Repeat the entries exactly, keeping every line as it is.

_GIVEN DATA_
# # # # #
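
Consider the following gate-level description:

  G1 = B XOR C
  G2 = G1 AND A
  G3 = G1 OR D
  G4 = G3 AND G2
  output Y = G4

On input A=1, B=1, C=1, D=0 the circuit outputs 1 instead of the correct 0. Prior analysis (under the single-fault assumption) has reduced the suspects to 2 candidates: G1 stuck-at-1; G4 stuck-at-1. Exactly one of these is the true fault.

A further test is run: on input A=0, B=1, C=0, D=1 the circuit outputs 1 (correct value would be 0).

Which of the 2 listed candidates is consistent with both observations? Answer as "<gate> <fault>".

Evaluate each candidate on input A=0, B=1, C=0, D=1:
  G1 stuck-at-1: G1=1 [stuck-at-1], G2=0, G3=1, G4=0 → 0 — eliminated
  G4 stuck-at-1: G1=1, G2=0, G3=1, G4=1 [stuck-at-1] → 1 — matches
Only G4 stuck-at-1 reproduces the observed 1.

G4 stuck-at-1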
# # # # #
_EXPECTED ANSWER_
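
Consider the following gate-level description:

  G1 = B XOR C
  G2 = G1 AND A
  G3 = G1 OR D
  G4 = G3 AND G2
  output Y = G4

On input A=1, B=1, C=1, D=0 the circuit outputs 1 instead of the correct 0. Prior analysis (under the single-fault assumption) has reduced the suspects to 2 candidates: G1 stuck-at-1; G4 stuck-at-1. Exactly one of these is the true fault.

A further test is run: on input A=0, B=1, C=0, D=1 the circuit outputs 1 (correct value would be 0).

Which of the 2 listed candidates is consistent with both observations? Answer as "<gate> <fault>".

Evaluate each candidate on input A=0, B=1, C=0, D=1:
  G1 stuck-at-1: G1=1 [stuck-at-1], G2=0, G3=1, G4=0 → 0 — eliminated
  G4 stuck-at-1: G1=1, G2=0, G3=1, G4=1 [stuck-at-1] → 1 — matches
Only G4 stuck-at-1 reproduces the observed 1.

G4 stuck-at-1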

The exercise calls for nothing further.